■ TO DO ■
When "Answer" occurs in a line of the material, copy that line.
'''
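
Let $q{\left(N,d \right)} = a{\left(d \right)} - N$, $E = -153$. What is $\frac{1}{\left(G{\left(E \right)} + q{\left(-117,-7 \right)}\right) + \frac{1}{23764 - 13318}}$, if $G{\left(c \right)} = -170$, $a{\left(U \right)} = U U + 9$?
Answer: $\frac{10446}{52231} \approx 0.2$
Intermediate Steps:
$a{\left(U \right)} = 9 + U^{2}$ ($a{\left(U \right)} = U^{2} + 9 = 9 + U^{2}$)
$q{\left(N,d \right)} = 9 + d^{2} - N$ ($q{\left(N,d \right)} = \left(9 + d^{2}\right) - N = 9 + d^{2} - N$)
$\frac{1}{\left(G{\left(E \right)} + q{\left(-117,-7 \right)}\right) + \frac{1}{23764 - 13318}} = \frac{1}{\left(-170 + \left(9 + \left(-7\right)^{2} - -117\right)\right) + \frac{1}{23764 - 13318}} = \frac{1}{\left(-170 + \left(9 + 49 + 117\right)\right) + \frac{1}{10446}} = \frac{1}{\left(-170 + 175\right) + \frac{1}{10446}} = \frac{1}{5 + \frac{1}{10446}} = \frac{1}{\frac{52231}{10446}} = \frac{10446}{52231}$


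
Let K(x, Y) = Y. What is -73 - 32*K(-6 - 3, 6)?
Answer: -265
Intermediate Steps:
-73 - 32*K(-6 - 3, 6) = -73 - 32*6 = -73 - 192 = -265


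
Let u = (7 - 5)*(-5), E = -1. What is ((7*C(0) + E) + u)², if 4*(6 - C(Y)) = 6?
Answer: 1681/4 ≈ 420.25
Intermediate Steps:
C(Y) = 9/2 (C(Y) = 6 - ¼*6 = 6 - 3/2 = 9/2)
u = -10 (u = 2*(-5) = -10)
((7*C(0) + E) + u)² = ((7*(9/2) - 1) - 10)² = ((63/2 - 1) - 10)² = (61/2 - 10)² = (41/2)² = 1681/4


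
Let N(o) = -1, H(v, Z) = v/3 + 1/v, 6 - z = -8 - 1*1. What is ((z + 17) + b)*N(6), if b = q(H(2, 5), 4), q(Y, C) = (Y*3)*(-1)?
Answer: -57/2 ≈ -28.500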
'''
'''
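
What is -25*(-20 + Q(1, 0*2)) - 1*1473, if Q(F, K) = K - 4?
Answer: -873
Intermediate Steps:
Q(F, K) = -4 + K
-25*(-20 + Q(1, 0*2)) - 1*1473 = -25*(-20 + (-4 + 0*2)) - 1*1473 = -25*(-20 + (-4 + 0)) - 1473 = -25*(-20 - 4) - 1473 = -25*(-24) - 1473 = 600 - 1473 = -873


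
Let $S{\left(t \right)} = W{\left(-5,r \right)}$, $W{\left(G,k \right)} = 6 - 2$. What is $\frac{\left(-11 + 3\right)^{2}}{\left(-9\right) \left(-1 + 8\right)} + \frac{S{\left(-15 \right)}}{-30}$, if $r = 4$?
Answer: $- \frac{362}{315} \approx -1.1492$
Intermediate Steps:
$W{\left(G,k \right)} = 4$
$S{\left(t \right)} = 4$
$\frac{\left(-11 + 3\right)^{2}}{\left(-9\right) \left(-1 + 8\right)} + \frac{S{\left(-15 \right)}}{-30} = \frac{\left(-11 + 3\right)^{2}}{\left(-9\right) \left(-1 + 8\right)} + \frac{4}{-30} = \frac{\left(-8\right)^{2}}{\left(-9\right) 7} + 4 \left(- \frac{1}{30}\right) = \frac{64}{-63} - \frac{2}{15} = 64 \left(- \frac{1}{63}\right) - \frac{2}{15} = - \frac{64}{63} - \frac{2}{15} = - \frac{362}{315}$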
'''
'''
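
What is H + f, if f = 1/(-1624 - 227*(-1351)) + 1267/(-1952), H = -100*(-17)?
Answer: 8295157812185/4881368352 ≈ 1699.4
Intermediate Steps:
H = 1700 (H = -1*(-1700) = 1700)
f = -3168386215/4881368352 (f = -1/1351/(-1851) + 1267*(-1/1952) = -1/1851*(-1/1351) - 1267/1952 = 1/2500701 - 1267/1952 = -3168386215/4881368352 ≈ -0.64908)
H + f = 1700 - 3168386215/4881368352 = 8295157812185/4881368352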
'''
■ SOLVED EXERCISE ■
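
Answer: $\frac{10446}{52231} \approx 0.2$
Answer: -265
Answer: 1681/4 ≈ 420.25
Answer: -57/2 ≈ -28.500
Answer: -873
Answer: $- \frac{362}{315} \approx -1.1492$
Answer: 8295157812185/4881368352 ≈ 1699.4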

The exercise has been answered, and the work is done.